**Task item:** Restate word for word the lines of the entries below, starting with the line that holds "Underlying form: /vogegakno/" and ending with the line that holds "(1) Velar Palatalization: The", and no others.

[Dataset entries]
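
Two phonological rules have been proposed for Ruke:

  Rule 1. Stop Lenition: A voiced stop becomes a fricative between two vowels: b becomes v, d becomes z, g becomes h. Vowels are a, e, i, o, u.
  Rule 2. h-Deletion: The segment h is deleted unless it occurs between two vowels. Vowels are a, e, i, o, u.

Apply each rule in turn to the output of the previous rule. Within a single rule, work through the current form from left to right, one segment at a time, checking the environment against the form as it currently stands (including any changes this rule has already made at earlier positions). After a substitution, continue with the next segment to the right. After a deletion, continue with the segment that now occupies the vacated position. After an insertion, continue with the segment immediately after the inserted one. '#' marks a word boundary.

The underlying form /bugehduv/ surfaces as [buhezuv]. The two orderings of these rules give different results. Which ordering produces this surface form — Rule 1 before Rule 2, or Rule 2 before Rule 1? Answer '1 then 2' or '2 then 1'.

2 then 1

Order 1 then 2:
  1 Stop Lenition: [bugehduv] → [buhehduv]
  2 h-Deletion: [buhehduv] → [buheduv]
  result: [buheduv]
Order 2 then 1:
  2 h-Deletion: [bugehduv] → [bugeduv]
  1 Stop Lenition: [bugeduv] → [buhezuv]
  result: [buhezuv]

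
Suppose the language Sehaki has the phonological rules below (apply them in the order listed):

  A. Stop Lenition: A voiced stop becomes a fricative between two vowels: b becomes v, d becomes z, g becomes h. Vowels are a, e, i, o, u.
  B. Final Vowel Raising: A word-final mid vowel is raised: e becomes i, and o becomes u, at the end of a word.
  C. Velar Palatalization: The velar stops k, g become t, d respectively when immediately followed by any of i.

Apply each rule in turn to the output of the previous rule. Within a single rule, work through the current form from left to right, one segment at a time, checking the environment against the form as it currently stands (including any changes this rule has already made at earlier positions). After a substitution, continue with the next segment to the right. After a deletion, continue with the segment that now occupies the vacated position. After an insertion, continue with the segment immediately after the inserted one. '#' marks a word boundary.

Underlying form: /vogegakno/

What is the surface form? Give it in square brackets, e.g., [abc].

A Stop Lenition: [vogegakno] → [vohehakno]
B Final Vowel Raising: [vohehakno] → [vohehaknu]
C Velar Palatalization: no change — [vohehaknu]

[vohehaknu]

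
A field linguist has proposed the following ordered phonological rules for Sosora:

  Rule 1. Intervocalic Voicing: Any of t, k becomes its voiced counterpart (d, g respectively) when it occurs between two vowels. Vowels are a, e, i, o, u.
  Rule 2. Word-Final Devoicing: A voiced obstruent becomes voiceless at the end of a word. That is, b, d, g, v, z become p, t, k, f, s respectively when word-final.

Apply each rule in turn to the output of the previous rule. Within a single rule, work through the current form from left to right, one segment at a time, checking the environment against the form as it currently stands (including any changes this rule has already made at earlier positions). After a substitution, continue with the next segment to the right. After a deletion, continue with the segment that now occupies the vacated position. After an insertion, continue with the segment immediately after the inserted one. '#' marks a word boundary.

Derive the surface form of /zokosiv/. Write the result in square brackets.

[zogosif]

Rule 1 Intervocalic Voicing: [zokosiv] → [zogosiv]
Rule 2 Word-Final Devoicing: [zogosiv] → [zogosif]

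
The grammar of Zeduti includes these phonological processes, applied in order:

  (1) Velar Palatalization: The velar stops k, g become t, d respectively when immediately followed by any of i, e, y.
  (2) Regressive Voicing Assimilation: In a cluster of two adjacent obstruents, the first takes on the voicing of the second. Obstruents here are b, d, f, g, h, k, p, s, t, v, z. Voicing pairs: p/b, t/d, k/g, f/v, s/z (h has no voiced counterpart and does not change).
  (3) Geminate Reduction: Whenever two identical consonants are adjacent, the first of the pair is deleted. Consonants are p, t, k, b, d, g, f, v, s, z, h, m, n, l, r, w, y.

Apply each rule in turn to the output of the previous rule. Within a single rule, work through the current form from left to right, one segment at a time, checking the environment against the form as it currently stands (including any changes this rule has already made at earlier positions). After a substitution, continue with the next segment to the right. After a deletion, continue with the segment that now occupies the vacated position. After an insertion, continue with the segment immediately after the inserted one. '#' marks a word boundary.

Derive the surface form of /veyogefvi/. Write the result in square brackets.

[veyodevi]

(1) Velar Palatalization: [veyogefvi] → [veyodefvi]
(2) Regressive Voicing Assimilation: [veyodefvi] → [veyodevvi]
(3) Geminate Reduction: [veyodevvi] → [veyodevi]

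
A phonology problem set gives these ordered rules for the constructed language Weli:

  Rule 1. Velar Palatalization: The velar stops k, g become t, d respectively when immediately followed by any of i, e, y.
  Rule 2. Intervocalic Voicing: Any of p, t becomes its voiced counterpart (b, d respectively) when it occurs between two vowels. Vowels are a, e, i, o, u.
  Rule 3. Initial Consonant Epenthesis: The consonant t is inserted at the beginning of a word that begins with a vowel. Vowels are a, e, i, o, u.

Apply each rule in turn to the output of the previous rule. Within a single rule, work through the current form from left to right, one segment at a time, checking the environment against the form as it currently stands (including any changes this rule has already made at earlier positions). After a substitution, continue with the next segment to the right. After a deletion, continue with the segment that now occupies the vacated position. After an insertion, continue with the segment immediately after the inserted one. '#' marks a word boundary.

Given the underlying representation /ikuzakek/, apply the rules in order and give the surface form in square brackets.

Rule 1 Velar Palatalization: [ikuzakek] → [ikuzatek]
Rule 2 Intervocalic Voicing: [ikuzatek] → [ikuzadek]
Rule 3 Initial Consonant Epenthesis: [ikuzadek] → [tikuzadek]

[tikuzadek]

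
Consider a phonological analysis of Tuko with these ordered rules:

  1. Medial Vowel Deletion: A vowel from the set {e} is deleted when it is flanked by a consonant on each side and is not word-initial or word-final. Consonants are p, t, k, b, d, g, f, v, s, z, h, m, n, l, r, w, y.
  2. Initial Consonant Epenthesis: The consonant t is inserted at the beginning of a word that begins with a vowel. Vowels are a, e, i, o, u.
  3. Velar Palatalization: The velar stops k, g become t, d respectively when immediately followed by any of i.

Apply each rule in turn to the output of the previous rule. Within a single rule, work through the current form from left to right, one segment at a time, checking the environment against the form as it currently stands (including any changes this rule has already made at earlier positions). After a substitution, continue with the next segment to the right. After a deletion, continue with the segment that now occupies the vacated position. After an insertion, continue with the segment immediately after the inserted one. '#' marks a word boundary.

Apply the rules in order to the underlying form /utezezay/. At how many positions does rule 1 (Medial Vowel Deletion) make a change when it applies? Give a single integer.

1 Medial Vowel Deletion: [utezezay] → [utzzay]
2 Initial Consonant Epenthesis: [utzzay] → [tutzzay]
3 Velar Palatalization: no change — [tutzzay]
Rule 1 changed 2 position(s).

2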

**Response area:**
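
Underlying form: /vogegakno/

What is the surface form? Give it in square brackets, e.g., [abc].

A Stop Lenition: [vogegakno] → [vohehakno]
B Final Vowel Raising: [vohehakno] → [vohehaknu]
C Velar Palatalization: no change — [vohehaknu]

[vohehaknu]

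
A field linguist has proposed the following ordered phonological rules for Sosora:

  Rule 1. Intervocalic Voicing: Any of t, k becomes its voiced counterpart (d, g respectively) when it occurs between two vowels. Vowels are a, e, i, o, u.
  Rule 2. Word-Final Devoicing: A voiced obstruent becomes voiceless at the end of a word. That is, b, d, g, v, z become p, t, k, f, s respectively when word-final.

Apply each rule in turn to the output of the previous rule. Within a single rule, work through the current form from left to right, one segment at a time, checking the environment against the form as it currently stands (including any changes this rule has already made at earlier positions). After a substitution, continue with the next segment to the right. After a deletion, continue with the segment that now occupies the vacated position. After an insertion, continue with the segment immediately after the inserted one. '#' marks a word boundary.

Derive the surface form of /zokosiv/. Write the result in square brackets.

[zogosif]

Rule 1 Intervocalic Voicing: [zokosiv] → [zogosiv]
Rule 2 Word-Final Devoicing: [zogosiv] → [zogosif]

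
The grammar of Zeduti includes these phonological processes, applied in order:

  (1) Velar Palatalization: The velar stops k, g become t, d respectively when immediately followed by any of i, e, y.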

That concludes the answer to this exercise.